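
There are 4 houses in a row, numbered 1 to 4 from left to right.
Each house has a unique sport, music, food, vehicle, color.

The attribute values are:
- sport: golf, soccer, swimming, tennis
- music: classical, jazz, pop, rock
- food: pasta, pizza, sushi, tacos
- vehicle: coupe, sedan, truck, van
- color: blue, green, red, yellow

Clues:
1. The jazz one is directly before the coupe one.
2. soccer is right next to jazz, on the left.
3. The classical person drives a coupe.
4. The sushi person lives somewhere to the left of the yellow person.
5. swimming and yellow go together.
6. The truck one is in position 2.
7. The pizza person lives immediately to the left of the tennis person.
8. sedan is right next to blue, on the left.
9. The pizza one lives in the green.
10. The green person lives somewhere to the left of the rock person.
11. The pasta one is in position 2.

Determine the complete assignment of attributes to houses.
Solution:

House | Sport | Music | Food | Vehicle | Color
----------------------------------------------
  1   | soccer | pop | pizza | sedan | green
  2   | tennis | jazz | pasta | truck | blue
  3   | golf | classical | sushi | coupe | red
  4   | swimming | rock | tacos | van | yellow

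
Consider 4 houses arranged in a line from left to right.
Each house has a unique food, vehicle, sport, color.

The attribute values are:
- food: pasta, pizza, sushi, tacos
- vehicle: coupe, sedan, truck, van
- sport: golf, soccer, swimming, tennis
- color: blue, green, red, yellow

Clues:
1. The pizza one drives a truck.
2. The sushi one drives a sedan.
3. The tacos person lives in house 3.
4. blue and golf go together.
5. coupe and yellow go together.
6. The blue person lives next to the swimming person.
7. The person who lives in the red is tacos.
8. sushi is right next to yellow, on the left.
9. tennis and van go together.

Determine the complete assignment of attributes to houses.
Solution:

House | Food | Vehicle | Sport | Color
--------------------------------------
  1   | sushi | sedan | golf | blue
  2   | pasta | coupe | swimming | yellow
  3   | tacos | van | tennis | red
  4   | pizza | truck | soccer | green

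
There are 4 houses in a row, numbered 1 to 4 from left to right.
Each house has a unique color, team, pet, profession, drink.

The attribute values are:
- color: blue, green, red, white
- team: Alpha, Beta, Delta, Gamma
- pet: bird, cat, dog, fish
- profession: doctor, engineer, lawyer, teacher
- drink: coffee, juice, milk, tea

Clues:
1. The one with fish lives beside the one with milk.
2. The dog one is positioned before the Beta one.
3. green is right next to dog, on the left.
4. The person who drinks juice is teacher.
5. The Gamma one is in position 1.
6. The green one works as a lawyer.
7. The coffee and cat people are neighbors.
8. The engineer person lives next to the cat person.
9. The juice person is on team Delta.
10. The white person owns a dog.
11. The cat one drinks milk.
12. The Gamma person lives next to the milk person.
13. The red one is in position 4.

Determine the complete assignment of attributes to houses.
Solution:

House | Color | Team | Pet | Profession | Drink
-----------------------------------------------
  1   | blue | Gamma | fish | engineer | coffee
  2   | green | Alpha | cat | lawyer | milk
  3   | white | Delta | dog | teacher | juice
  4   | red | Beta | bird | doctor | tea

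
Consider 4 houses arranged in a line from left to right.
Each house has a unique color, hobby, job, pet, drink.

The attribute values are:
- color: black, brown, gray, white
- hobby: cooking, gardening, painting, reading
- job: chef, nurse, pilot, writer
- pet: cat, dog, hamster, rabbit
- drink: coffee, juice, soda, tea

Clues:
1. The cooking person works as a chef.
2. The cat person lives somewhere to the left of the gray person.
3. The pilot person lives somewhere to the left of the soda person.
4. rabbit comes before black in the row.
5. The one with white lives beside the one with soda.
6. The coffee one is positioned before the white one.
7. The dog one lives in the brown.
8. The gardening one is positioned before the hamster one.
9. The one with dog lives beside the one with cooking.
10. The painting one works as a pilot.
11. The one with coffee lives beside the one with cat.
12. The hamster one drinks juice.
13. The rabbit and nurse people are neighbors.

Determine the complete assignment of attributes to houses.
Solution:

House | Color | Hobby | Job | Pet | Drink
-----------------------------------------
  1   | brown | painting | pilot | dog | coffee
  2   | white | cooking | chef | cat | tea
  3   | gray | gardening | writer | rabbit | soda
  4   | black | reading | nurse | hamster | juice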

==============================

**HOW TO COMPLETE THIS TASK:** Each line containing the word "works" must be pulled from the listing and copied.

**RESPONSE AREA:**
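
6. The green one works as a lawyer.
1. The cooking person works as a chef.
10. The painting one works as a pilot.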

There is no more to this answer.